:: DATASET

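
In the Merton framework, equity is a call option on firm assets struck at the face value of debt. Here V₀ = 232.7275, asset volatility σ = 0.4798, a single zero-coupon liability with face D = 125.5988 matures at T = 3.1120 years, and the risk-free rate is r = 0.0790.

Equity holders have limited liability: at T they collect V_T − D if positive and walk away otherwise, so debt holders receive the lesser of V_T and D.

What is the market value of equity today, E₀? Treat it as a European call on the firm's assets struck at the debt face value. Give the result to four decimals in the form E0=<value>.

d₁ = [ln(V₀/D) + (r + σ²/2)T] / (σ√T)
   = [ln(232.7275/125.5988) + (0.0790 + 0.5·0.4798²)·3.1120] / (0.4798·√3.1120)
   = [0.616776 + 0.604052] / 0.846409 = 1.442362
d₂ = d₁ − σ√T = 1.442362 − 0.846409 = 0.595953
N(d₁) = 0.925400,  N(d₂) = 0.724397,  e^(−rT) = 0.782041
E₀ = V₀·N(d₁) − D·e^(−rT)·N(d₂)
   = 232.7275·0.925400 − 125.5988·0.782041·0.724397 = 144.213260

E0=144.2133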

::::

* **ABOUT THIS TASK**
Repeat exactly the lines starting at the line with "What is the" and ending with the final line of the entries. Include nothing else.

* **SOLUTION FOR THIS TASK**
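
What is the market value of equity today, E₀? Treat it as a European call on the firm's assets struck at the debt face value. Give the result to four decimals in the form E0=<value>.

d₁ = [ln(V₀/D) + (r + σ²/2)T] / (σ√T)
   = [ln(232.7275/125.5988) + (0.0790 + 0.5·0.4798²)·3.1120] / (0.4798·√3.1120)
   = [0.616776 + 0.604052] / 0.846409 = 1.442362
d₂ = d₁ − σ√T = 1.442362 − 0.846409 = 0.595953
N(d₁) = 0.925400,  N(d₂) = 0.724397,  e^(−rT) = 0.782041
E₀ = V₀·N(d₁) − D·e^(−rT)·N(d₂)
   = 232.7275·0.925400 − 125.5988·0.782041·0.724397 = 144.213260

E0=144.2133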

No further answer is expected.